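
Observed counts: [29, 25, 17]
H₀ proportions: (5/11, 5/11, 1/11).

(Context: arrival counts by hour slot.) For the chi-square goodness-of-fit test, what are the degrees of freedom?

df = k − 1 = 3 − 1 = 2

degrees of freedom = 2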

- ACTION ITEM
Reproduce, exactly and with both ends included, every line from the one that contains "H₀ proportions: (5/11, 5/11, 1/11)." to the end of the listing above.

- RESULT FOR THIS EXERCISE
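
H₀ proportions: (5/11, 5/11, 1/11).

(Context: arrival counts by hour slot.) For the chi-square goodness-of-fit test, what are the degrees of freedom?

df = k − 1 = 3 − 1 = 2

degrees of freedom = 2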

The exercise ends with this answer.